EXERCISE PROMPT: Using the listing below, work out how many lines contain the word "What", and respond with that number alone.

THE DATA:
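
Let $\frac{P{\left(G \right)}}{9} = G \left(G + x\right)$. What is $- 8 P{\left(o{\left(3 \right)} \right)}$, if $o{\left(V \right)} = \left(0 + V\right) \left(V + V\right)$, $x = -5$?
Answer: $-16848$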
...
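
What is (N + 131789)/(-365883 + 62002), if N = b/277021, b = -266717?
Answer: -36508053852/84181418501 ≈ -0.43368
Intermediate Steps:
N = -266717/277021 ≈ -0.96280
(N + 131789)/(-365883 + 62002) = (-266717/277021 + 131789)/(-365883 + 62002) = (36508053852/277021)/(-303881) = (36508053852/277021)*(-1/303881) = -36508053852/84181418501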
--
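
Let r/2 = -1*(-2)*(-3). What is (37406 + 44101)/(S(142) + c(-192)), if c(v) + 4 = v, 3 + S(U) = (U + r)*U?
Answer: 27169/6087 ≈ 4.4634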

RESPONSE AREA: 3